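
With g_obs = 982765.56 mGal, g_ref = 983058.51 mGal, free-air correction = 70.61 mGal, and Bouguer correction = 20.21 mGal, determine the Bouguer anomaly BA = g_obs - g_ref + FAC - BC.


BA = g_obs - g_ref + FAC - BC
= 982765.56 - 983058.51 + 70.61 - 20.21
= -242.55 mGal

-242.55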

▶ TASK DETAILS:
Every record above needs to be returned in full, exactly.

▶ TASK SOLUTION:
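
With g_obs = 982765.56 mGal, g_ref = 983058.51 mGal, free-air correction = 70.61 mGal, and Bouguer correction = 20.21 mGal, determine the Bouguer anomaly BA = g_obs - g_ref + FAC - BC.


BA = g_obs - g_ref + FAC - BC
= 982765.56 - 983058.51 + 70.61 - 20.21
= -242.55 mGal

-242.55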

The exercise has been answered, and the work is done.